### WORK INSTRUCTIONS
Would you reproduce exactly the lines below from the one holding "Answer: -1/277 ≈ -0.0036101" through the one holding "Answer: 207930 +", inclusive, and no others?

### SOURCE MATERIAL
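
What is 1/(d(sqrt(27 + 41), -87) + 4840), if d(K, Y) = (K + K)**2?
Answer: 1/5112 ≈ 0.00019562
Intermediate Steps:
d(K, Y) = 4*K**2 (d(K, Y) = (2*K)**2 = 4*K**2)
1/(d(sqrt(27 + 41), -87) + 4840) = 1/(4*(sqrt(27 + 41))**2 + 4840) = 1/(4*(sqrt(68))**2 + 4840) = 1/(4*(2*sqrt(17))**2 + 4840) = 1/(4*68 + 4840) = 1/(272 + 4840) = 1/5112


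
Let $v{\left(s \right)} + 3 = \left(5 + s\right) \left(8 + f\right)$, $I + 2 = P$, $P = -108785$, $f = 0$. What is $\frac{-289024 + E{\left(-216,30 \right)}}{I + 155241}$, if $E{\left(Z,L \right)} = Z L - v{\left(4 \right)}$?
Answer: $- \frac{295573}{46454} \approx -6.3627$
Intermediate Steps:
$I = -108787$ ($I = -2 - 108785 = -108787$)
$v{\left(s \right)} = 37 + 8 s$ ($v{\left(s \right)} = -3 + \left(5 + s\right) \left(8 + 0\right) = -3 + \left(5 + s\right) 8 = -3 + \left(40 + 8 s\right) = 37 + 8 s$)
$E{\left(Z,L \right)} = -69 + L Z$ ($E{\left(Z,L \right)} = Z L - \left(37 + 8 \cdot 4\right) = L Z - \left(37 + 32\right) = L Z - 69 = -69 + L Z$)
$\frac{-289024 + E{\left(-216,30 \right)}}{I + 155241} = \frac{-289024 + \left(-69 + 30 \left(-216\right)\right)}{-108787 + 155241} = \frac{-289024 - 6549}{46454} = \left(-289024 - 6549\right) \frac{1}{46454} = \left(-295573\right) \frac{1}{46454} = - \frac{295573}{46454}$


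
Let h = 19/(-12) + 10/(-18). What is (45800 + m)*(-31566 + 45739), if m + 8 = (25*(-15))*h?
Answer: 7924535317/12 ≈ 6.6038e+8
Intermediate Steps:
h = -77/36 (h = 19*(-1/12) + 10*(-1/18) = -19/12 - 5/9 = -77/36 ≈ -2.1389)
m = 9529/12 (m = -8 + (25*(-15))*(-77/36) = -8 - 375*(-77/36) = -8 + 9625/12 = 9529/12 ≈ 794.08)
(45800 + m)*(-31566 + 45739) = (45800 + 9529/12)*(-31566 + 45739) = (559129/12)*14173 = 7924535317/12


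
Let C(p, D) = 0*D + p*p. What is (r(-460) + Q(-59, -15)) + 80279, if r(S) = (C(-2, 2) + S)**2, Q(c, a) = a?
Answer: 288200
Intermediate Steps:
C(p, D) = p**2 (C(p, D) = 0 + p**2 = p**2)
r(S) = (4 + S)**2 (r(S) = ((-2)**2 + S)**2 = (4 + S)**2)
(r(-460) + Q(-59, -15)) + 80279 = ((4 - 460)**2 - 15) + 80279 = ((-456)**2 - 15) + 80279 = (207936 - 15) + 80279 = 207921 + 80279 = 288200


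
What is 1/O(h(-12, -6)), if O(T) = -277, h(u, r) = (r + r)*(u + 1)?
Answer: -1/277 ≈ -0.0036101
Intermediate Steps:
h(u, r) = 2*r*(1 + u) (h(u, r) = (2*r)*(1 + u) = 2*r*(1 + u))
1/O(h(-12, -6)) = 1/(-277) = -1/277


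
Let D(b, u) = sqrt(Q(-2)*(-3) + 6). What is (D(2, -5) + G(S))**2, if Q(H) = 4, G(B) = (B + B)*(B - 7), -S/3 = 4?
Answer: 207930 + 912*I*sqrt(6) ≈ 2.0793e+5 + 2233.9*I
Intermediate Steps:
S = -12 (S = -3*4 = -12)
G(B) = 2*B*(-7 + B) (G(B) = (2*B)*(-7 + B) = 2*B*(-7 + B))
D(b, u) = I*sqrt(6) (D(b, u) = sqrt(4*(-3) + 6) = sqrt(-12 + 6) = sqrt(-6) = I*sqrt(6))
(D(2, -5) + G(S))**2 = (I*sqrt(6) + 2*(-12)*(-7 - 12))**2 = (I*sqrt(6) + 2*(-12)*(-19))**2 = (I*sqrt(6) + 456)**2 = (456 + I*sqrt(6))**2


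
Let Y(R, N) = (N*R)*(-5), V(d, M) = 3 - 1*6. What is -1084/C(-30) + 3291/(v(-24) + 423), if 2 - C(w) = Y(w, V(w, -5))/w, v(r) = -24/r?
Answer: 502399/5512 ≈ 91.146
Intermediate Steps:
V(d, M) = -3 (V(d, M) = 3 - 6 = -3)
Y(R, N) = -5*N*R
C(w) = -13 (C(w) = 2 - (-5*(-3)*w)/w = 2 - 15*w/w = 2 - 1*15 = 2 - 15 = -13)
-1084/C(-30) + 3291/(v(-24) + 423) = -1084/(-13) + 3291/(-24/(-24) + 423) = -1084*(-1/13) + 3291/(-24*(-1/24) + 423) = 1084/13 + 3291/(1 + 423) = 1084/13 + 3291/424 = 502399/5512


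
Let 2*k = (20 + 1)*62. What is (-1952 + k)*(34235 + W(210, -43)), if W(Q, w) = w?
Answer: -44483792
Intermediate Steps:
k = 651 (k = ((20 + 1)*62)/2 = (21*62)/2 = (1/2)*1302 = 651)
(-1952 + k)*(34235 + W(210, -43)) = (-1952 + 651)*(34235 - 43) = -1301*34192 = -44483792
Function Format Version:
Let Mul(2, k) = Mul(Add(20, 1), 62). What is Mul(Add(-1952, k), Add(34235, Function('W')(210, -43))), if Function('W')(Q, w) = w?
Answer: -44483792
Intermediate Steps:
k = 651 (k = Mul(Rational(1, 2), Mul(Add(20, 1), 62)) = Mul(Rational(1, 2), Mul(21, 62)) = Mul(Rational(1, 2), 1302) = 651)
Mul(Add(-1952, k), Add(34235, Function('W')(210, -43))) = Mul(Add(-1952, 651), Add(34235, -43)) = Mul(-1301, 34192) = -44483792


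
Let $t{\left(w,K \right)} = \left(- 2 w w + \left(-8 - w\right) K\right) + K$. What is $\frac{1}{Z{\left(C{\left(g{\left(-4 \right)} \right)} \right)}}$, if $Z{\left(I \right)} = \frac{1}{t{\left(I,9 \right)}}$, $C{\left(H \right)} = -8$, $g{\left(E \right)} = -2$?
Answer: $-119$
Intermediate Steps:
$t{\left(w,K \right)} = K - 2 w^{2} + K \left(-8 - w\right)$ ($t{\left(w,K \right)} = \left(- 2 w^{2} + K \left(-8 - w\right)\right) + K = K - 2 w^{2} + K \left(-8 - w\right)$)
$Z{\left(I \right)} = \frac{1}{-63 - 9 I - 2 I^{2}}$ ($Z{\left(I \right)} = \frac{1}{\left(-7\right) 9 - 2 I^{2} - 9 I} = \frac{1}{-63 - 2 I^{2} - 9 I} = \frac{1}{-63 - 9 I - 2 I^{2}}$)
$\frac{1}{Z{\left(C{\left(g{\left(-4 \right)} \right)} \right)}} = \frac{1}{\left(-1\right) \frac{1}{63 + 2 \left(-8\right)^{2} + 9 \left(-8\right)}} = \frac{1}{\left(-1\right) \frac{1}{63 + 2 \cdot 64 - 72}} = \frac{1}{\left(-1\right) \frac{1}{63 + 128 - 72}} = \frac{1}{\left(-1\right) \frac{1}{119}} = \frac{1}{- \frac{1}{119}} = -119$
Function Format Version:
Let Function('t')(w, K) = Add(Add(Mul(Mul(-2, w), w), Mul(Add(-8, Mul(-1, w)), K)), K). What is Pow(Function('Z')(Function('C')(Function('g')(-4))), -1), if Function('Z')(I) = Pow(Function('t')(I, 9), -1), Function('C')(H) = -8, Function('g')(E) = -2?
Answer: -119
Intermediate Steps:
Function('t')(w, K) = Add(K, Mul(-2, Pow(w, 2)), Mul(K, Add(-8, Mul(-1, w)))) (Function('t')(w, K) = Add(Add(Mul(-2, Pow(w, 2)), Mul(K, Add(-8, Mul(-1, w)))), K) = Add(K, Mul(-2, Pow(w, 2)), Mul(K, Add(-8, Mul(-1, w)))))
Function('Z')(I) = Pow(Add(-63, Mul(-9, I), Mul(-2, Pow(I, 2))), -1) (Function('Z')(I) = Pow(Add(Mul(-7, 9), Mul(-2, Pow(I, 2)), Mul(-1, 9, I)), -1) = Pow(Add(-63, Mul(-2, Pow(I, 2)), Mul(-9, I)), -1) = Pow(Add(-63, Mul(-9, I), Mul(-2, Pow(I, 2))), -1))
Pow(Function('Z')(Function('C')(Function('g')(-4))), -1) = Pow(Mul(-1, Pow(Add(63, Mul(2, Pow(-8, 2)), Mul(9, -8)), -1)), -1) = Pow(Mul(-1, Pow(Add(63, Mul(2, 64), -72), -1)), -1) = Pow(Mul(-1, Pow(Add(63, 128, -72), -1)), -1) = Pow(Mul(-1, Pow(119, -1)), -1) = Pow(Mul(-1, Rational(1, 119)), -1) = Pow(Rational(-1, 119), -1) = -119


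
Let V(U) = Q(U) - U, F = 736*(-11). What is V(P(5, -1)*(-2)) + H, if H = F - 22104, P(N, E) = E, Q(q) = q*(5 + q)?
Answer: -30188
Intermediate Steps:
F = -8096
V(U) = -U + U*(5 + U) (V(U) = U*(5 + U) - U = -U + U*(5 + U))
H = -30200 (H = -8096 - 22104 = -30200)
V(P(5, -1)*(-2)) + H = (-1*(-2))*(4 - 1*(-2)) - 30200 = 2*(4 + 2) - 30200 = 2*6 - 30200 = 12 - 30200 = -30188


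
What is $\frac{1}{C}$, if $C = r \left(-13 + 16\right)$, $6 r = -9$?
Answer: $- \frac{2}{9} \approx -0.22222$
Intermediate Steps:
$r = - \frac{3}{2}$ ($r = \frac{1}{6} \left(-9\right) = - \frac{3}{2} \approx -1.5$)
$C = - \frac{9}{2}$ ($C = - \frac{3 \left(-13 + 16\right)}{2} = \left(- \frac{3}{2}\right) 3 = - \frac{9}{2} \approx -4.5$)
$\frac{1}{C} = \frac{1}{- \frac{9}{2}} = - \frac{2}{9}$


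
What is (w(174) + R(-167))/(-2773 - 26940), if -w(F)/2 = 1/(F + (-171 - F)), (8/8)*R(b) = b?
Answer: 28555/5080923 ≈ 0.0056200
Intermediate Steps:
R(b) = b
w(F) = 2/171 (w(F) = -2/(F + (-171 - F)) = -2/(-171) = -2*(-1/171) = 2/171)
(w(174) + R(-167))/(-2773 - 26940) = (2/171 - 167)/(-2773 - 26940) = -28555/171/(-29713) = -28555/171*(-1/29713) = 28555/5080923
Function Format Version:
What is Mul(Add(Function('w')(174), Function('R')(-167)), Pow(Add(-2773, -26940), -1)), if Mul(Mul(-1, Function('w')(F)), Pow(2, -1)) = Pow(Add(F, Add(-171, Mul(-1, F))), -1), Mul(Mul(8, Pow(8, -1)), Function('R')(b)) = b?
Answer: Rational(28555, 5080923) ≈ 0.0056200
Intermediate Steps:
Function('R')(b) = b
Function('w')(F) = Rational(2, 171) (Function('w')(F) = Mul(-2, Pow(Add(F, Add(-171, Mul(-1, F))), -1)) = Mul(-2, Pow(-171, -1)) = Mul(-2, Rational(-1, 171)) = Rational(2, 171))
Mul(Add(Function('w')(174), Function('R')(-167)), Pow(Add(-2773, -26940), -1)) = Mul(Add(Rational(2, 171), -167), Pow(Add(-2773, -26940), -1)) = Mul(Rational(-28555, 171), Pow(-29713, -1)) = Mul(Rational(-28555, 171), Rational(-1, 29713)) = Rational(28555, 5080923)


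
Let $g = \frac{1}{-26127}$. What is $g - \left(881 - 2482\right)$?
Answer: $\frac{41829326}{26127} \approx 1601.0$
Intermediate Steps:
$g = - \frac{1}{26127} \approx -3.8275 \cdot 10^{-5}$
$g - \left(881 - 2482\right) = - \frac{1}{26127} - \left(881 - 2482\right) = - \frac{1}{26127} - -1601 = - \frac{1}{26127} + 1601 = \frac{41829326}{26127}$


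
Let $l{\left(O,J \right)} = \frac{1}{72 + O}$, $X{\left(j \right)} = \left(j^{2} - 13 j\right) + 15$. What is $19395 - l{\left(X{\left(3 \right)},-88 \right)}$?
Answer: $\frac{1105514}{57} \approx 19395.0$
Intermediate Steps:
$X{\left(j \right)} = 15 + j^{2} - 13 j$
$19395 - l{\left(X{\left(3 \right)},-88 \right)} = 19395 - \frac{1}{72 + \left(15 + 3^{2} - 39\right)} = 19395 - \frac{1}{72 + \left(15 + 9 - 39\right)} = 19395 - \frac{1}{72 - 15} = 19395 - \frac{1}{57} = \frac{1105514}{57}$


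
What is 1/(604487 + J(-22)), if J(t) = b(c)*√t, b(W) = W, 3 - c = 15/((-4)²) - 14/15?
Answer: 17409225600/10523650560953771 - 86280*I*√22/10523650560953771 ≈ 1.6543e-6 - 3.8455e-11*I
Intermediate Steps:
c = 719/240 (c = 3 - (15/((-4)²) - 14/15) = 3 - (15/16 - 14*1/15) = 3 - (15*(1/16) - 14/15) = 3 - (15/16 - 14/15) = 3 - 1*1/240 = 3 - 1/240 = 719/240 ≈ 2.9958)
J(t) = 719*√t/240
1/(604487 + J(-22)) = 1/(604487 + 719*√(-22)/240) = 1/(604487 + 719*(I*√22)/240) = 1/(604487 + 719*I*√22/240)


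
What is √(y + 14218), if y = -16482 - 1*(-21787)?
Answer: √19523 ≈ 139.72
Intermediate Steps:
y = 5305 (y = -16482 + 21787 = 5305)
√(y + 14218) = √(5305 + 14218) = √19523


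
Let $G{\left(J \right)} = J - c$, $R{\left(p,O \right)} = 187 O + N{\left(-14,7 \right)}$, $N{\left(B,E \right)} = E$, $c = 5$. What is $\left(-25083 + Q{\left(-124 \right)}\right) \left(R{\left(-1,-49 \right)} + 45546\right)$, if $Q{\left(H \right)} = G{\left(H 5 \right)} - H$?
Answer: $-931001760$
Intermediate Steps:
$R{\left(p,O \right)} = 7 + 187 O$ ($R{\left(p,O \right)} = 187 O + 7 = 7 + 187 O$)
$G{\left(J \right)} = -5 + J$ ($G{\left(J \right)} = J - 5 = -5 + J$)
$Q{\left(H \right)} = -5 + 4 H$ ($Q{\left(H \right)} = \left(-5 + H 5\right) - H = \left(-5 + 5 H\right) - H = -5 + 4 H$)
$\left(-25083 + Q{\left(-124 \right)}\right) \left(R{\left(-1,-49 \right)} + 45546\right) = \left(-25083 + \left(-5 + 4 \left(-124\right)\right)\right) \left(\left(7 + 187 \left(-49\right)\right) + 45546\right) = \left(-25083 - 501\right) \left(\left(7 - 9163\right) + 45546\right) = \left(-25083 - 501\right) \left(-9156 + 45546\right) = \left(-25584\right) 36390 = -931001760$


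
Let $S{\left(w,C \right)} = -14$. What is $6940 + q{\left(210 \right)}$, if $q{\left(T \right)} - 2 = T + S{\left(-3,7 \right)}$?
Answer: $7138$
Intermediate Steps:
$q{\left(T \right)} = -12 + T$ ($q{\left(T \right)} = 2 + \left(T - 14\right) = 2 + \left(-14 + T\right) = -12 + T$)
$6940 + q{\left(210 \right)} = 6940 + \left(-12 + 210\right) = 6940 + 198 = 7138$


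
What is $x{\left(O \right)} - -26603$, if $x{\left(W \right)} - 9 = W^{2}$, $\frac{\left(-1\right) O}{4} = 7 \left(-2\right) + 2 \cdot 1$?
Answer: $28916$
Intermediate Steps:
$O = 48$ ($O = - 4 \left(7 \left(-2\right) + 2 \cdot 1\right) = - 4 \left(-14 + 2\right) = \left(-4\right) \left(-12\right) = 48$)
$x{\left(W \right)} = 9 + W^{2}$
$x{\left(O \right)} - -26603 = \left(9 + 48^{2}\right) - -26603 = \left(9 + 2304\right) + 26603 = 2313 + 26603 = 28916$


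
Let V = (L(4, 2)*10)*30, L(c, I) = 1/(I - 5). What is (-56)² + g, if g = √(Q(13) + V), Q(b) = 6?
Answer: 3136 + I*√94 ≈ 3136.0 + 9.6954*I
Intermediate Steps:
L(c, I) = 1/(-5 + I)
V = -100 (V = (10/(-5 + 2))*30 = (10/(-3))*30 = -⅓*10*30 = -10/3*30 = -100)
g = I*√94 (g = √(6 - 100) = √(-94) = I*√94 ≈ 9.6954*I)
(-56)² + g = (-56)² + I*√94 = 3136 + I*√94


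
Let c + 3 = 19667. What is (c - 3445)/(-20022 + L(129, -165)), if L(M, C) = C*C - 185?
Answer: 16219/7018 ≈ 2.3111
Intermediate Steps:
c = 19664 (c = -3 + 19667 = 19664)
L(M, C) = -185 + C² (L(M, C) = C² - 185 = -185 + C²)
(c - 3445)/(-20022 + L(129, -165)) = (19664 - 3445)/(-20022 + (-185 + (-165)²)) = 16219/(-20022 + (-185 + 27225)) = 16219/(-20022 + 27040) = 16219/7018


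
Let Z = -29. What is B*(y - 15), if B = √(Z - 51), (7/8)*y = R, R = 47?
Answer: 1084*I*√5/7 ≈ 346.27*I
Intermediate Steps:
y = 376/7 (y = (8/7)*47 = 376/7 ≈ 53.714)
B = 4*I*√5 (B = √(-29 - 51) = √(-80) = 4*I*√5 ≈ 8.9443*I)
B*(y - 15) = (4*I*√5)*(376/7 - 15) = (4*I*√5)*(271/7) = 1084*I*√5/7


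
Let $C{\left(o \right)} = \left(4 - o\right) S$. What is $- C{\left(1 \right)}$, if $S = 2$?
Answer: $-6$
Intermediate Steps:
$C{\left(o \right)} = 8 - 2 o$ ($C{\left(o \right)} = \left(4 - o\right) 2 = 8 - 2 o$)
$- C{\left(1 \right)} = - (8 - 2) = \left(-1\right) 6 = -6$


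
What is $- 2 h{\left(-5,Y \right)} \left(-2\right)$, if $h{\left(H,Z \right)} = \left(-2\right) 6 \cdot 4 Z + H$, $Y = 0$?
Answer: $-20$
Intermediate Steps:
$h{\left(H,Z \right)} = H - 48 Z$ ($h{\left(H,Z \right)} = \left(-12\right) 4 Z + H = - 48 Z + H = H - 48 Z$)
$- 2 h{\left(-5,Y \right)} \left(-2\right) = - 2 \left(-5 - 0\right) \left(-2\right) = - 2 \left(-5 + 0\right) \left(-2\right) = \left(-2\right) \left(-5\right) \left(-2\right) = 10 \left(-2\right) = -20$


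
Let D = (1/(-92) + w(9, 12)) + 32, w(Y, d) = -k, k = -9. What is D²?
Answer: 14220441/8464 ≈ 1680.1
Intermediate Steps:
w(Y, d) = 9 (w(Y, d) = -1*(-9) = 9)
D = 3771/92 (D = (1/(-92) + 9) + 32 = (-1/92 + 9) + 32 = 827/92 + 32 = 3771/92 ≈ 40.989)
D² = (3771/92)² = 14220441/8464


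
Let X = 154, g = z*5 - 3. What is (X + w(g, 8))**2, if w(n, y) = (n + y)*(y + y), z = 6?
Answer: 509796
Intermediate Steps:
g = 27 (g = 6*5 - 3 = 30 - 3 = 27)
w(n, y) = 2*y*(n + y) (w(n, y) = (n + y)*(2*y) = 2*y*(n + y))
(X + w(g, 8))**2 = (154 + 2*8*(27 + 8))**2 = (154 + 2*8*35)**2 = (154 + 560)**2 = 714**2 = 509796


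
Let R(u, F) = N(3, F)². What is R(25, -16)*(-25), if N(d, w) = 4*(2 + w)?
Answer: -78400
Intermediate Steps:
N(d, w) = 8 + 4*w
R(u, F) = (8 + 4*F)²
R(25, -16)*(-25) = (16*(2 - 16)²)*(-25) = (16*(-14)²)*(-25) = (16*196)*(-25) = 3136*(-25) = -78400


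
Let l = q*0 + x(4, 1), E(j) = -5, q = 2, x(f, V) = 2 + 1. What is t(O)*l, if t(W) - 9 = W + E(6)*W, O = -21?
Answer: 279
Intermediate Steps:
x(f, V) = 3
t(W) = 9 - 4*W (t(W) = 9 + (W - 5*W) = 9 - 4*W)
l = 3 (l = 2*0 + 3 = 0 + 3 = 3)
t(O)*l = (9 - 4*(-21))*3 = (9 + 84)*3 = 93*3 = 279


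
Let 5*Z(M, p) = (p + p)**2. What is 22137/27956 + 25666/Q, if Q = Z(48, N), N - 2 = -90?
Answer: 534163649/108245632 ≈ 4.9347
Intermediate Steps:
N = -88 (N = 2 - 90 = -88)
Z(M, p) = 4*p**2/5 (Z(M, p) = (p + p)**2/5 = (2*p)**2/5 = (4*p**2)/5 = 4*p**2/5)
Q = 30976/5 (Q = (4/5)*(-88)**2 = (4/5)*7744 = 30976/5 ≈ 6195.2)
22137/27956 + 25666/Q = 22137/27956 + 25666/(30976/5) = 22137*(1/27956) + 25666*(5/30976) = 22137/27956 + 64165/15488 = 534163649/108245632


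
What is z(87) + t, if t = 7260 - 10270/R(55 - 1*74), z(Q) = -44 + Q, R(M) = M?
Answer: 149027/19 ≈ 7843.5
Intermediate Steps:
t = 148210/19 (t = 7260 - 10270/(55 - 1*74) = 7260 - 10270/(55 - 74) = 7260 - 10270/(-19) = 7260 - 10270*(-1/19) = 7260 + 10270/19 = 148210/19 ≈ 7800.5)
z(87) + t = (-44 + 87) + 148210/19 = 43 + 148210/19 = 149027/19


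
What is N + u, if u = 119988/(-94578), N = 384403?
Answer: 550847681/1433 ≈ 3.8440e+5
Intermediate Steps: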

### SOLUTION TO THIS TASK
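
Answer: -1/277 ≈ -0.0036101
Intermediate Steps:
h(u, r) = 2*r*(1 + u) (h(u, r) = (2*r)*(1 + u) = 2*r*(1 + u))
1/O(h(-12, -6)) = 1/(-277) = -1/277


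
Let D(b, u) = sqrt(Q(-2)*(-3) + 6). What is (D(2, -5) + G(S))**2, if Q(H) = 4, G(B) = (B + B)*(B - 7), -S/3 = 4?
Answer: 207930 + 912*I*sqrt(6) ≈ 2.0793e+5 + 2233.9*I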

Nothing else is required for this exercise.